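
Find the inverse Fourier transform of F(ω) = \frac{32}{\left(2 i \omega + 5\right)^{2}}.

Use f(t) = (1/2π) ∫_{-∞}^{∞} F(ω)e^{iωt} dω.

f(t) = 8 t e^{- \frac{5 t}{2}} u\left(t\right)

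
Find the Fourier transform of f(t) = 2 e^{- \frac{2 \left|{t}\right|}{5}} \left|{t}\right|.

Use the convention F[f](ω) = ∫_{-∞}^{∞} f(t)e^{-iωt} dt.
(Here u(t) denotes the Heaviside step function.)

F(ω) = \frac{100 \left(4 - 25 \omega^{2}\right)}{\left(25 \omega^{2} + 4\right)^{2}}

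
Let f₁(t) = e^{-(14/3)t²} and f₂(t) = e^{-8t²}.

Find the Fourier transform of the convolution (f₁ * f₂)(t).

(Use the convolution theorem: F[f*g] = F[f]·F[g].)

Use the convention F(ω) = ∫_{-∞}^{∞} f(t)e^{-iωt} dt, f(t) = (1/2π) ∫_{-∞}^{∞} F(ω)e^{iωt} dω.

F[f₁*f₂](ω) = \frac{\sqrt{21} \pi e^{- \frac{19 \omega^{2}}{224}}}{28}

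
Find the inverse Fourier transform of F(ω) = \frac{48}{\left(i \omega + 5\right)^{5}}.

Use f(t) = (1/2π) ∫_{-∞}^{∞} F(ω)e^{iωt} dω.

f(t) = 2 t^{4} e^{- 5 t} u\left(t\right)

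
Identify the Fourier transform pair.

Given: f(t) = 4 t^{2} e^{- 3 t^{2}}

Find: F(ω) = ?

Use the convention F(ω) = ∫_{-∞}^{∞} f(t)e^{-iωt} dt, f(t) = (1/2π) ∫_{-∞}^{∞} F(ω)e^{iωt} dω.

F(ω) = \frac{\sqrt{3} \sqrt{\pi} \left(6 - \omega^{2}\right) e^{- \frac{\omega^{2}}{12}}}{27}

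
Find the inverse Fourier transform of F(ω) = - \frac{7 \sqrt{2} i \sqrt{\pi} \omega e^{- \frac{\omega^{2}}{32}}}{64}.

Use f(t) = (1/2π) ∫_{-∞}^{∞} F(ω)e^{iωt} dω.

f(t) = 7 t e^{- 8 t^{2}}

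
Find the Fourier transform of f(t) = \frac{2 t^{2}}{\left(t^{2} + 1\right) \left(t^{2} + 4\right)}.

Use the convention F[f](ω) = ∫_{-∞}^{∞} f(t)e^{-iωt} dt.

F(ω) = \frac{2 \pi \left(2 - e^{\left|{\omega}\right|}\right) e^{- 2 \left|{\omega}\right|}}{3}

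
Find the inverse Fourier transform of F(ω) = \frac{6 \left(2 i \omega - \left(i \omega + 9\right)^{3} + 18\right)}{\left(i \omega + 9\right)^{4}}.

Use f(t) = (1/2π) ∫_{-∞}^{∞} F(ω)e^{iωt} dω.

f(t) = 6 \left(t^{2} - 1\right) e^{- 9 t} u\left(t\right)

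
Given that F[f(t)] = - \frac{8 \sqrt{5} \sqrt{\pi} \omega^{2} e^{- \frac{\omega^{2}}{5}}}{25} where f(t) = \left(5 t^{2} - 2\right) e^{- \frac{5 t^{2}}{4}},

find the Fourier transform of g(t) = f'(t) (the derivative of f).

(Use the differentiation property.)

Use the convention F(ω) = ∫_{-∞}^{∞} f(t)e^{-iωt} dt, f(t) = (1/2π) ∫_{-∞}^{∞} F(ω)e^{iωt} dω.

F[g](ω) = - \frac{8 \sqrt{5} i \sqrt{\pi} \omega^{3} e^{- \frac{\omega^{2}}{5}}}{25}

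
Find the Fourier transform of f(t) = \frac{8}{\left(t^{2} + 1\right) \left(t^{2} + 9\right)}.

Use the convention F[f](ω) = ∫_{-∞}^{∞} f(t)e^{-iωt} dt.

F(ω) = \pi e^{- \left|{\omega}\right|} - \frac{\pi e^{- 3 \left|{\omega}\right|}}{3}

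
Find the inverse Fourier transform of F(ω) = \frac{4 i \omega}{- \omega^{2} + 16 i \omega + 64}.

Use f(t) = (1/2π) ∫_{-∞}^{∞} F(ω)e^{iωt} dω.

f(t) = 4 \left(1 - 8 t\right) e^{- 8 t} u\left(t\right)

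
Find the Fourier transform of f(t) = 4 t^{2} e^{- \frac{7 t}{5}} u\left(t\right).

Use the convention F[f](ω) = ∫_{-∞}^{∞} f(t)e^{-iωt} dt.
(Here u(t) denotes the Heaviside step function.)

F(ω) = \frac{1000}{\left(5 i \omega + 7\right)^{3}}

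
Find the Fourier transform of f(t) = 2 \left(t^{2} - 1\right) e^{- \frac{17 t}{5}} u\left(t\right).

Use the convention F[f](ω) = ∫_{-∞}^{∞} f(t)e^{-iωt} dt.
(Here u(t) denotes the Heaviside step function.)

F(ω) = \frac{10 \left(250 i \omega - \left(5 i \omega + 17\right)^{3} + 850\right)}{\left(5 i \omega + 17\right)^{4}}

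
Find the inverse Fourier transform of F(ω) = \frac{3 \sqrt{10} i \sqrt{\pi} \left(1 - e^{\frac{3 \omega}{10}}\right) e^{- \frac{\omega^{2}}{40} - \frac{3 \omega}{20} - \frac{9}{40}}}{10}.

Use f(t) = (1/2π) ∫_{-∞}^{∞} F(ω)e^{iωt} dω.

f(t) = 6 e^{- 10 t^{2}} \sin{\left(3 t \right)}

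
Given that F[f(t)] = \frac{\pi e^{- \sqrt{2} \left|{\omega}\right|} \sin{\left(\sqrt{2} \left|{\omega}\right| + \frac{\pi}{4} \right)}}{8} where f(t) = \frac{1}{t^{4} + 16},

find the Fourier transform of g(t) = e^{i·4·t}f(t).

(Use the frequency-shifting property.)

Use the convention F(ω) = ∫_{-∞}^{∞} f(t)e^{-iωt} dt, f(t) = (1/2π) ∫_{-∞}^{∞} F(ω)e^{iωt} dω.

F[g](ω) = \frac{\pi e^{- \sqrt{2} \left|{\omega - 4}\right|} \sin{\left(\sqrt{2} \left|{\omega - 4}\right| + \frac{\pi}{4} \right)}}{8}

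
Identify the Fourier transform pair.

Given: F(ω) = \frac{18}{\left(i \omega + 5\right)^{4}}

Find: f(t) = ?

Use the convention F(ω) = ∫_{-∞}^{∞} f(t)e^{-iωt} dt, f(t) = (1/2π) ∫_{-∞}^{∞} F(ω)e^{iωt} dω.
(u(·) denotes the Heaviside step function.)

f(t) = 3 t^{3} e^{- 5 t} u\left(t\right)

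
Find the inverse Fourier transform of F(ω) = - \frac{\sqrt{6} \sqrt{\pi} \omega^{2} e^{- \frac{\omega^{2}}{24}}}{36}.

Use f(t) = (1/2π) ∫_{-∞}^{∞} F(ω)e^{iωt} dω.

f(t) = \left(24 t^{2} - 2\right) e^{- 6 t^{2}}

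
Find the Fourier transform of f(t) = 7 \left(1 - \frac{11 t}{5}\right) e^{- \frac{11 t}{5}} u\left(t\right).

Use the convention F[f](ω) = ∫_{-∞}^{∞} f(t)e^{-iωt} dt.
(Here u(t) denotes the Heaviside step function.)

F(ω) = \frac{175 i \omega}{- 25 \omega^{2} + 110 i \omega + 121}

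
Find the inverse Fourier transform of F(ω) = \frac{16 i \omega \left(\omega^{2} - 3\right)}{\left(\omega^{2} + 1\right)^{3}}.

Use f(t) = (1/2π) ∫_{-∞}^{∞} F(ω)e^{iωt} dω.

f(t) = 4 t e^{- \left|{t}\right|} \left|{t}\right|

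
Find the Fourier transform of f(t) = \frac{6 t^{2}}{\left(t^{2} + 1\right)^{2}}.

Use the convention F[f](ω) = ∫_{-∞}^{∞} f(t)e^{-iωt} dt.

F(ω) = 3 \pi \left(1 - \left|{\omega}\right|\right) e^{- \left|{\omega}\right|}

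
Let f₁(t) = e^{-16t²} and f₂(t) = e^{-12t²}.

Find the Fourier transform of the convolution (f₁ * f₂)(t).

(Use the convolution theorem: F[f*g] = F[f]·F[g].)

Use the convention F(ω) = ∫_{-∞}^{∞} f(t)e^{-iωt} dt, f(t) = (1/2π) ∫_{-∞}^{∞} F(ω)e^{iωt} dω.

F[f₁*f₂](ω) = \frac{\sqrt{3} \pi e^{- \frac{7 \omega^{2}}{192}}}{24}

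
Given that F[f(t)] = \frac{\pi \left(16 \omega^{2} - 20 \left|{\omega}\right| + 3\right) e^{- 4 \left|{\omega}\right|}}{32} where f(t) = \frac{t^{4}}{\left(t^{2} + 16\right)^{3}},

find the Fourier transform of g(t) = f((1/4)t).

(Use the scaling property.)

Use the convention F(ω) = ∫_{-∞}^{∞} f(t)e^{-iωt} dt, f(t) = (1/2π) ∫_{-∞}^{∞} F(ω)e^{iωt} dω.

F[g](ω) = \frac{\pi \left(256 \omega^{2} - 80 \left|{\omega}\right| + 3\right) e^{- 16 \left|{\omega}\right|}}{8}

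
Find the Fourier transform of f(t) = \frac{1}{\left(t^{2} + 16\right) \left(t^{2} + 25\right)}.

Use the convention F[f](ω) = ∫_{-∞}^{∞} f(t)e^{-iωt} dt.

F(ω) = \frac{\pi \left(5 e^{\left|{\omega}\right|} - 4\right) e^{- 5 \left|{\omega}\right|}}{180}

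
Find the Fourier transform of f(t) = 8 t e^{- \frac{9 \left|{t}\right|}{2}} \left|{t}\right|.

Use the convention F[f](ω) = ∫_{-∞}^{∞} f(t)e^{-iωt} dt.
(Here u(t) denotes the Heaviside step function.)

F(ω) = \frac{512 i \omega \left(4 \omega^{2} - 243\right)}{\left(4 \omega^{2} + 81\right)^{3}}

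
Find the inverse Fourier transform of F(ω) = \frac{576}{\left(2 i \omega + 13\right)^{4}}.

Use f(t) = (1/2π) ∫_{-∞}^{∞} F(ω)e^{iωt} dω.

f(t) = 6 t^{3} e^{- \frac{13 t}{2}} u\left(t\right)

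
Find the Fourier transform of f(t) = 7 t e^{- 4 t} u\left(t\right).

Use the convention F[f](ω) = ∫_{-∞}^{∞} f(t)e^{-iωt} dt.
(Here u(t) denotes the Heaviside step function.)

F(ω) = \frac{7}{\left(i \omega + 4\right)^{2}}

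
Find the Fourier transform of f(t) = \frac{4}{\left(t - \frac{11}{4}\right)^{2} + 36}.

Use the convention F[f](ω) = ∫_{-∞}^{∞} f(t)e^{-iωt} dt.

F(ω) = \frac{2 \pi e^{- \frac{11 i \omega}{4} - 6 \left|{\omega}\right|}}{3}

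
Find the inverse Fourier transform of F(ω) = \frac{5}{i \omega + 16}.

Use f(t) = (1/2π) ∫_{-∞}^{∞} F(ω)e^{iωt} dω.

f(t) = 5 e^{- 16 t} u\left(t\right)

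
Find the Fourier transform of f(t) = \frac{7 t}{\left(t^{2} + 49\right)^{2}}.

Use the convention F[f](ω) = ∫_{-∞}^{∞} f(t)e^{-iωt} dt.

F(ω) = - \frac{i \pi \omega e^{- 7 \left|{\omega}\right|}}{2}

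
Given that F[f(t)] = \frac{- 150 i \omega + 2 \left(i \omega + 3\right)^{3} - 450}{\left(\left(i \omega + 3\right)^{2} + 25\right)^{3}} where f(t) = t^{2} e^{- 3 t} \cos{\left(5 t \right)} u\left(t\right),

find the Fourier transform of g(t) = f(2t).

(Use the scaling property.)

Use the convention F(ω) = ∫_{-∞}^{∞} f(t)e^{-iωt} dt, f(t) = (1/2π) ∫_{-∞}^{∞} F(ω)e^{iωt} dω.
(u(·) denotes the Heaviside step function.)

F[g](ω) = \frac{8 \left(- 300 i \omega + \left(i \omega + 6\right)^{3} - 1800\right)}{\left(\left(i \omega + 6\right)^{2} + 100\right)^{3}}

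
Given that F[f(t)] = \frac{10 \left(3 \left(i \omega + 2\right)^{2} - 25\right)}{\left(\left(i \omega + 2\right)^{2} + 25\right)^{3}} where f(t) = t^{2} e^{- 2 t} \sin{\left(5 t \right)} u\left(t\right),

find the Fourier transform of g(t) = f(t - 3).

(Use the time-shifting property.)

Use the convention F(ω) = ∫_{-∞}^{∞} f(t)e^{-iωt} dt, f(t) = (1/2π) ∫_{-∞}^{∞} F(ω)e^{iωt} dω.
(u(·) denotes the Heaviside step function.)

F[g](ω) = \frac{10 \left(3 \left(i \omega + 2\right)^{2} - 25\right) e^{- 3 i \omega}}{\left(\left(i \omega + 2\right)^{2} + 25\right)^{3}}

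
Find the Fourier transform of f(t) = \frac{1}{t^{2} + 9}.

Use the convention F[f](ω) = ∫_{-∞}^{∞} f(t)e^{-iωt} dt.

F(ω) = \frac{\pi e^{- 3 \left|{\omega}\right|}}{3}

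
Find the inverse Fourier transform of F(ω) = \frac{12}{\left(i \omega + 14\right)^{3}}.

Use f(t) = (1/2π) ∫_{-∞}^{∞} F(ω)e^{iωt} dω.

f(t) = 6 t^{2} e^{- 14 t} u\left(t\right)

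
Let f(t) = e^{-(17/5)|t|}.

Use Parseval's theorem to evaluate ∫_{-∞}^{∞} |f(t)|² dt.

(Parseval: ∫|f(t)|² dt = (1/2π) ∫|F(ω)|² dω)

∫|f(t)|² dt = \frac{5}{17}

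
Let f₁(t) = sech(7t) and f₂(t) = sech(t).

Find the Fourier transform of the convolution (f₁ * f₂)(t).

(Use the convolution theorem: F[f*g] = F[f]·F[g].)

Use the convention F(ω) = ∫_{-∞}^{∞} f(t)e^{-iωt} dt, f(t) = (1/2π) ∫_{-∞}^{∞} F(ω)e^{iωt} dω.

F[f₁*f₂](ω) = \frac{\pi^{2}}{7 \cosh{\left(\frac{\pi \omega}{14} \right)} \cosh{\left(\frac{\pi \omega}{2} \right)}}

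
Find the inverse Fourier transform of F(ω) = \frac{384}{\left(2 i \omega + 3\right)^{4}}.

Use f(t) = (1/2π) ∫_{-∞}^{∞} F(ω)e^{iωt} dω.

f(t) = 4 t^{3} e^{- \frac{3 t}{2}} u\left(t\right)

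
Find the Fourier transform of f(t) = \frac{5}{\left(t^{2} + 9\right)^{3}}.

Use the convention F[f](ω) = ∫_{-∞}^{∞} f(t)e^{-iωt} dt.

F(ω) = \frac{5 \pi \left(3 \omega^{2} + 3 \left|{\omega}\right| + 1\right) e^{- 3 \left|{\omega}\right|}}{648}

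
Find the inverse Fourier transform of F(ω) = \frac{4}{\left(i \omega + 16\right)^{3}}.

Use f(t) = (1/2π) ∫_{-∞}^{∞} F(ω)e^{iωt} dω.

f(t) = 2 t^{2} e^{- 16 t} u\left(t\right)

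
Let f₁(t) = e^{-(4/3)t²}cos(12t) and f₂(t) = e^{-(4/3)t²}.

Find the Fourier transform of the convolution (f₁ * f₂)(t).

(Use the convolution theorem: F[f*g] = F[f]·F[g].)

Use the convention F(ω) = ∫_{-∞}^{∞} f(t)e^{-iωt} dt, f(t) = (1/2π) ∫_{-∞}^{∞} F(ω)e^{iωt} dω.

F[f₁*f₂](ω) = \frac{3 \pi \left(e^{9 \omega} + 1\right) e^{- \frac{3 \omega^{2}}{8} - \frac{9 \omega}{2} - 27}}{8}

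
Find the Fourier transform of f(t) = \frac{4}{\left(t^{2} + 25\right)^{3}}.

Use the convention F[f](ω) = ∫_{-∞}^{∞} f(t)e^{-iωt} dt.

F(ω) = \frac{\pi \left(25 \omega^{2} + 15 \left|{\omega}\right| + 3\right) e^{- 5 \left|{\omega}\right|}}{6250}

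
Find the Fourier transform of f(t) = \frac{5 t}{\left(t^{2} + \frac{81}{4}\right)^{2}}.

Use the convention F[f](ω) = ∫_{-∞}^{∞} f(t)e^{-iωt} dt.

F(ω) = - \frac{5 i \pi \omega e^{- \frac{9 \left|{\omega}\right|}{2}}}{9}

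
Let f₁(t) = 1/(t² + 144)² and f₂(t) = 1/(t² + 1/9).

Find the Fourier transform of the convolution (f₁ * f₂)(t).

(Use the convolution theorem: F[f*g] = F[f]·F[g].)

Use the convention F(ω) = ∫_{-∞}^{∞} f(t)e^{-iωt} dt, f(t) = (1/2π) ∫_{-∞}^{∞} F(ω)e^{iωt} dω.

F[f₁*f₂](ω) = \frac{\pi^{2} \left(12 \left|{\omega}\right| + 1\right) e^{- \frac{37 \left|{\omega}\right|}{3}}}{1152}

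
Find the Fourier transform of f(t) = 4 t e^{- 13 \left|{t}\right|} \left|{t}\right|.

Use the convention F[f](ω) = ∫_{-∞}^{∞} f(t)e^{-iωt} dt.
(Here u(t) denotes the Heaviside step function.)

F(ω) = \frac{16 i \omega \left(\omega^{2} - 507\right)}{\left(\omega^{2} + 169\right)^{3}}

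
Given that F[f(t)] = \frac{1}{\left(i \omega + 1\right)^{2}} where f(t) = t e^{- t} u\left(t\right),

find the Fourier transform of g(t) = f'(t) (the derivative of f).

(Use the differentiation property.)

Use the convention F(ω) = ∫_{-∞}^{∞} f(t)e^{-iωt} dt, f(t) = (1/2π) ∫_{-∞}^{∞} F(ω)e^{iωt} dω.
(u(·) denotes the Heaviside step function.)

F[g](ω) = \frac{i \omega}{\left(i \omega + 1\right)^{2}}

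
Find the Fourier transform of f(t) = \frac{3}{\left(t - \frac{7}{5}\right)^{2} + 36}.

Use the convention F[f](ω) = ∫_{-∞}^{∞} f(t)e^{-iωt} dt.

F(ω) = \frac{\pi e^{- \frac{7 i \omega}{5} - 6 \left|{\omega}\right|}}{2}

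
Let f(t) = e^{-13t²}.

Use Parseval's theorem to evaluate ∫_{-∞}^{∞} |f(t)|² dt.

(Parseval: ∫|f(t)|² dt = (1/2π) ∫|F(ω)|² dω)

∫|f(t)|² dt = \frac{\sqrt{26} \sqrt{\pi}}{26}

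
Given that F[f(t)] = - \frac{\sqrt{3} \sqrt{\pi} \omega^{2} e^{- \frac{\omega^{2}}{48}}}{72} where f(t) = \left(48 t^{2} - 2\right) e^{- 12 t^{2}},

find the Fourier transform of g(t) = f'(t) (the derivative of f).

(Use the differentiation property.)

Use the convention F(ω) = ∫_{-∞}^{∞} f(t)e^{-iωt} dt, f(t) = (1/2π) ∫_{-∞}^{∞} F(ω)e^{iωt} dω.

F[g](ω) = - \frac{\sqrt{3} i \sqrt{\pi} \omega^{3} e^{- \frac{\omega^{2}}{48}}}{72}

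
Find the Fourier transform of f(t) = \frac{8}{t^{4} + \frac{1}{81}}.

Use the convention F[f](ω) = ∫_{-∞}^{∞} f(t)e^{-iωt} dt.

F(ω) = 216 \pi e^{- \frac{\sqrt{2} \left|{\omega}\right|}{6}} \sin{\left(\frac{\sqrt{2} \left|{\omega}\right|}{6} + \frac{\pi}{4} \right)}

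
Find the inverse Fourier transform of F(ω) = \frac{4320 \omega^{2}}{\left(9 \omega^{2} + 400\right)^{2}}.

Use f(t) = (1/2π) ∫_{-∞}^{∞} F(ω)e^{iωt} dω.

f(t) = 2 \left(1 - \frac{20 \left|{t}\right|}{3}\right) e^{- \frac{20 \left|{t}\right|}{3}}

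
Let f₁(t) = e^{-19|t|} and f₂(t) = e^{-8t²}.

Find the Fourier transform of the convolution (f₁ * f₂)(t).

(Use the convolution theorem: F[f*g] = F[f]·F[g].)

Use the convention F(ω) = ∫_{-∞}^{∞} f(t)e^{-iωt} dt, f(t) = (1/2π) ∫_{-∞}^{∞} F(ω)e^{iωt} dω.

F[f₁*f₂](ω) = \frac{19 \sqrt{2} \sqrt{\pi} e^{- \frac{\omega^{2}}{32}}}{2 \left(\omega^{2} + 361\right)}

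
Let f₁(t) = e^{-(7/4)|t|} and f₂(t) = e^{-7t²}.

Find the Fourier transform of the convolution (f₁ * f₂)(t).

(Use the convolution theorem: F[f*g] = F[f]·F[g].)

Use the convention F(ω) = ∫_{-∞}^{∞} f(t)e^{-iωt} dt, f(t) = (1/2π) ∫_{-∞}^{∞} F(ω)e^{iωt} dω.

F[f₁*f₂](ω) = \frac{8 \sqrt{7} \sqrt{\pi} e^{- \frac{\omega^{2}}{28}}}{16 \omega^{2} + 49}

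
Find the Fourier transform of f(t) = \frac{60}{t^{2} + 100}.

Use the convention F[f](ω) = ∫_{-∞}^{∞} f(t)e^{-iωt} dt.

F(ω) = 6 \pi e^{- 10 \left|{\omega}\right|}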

▶ **Task brief**:
Across the records above, show each line containing the word "that".

▶ **Output for this task**:
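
Given that F[f(t)] = - \frac{8 \sqrt{5} \sqrt{\pi} \omega^{2} e^{- \frac{\omega^{2}}{5}}}{25} where f(t) = \left(5 t^{2} - 2\right) e^{- \frac{5 t^{2}}{4}},
Given that F[f(t)] = \frac{\pi e^{- \sqrt{2} \left|{\omega}\right|} \sin{\left(\sqrt{2} \left|{\omega}\right| + \frac{\pi}{4} \right)}}{8} where f(t) = \frac{1}{t^{4} + 16},
Given that F[f(t)] = \frac{\pi \left(16 \omega^{2} - 20 \left|{\omega}\right| + 3\right) e^{- 4 \left|{\omega}\right|}}{32} where f(t) = \frac{t^{4}}{\left(t^{2} + 16\right)^{3}},
Given that F[f(t)] = \frac{- 150 i \omega + 2 \left(i \omega + 3\right)^{3} - 450}{\left(\left(i \omega + 3\right)^{2} + 25\right)^{3}} where f(t) = t^{2} e^{- 3 t} \cos{\left(5 t \right)} u\left(t\right),
Given that F[f(t)] = \frac{10 \left(3 \left(i \omega + 2\right)^{2} - 25\right)}{\left(\left(i \omega + 2\right)^{2} + 25\right)^{3}} where f(t) = t^{2} e^{- 2 t} \sin{\left(5 t \right)} u\left(t\right),
Given that F[f(t)] = \frac{1}{\left(i \omega + 1\right)^{2}} where f(t) = t e^{- t} u\left(t\right),
Given that F[f(t)] = - \frac{\sqrt{3} \sqrt{\pi} \omega^{2} e^{- \frac{\omega^{2}}{48}}}{72} where f(t) = \left(48 t^{2} - 2\right) e^{- 12 t^{2}},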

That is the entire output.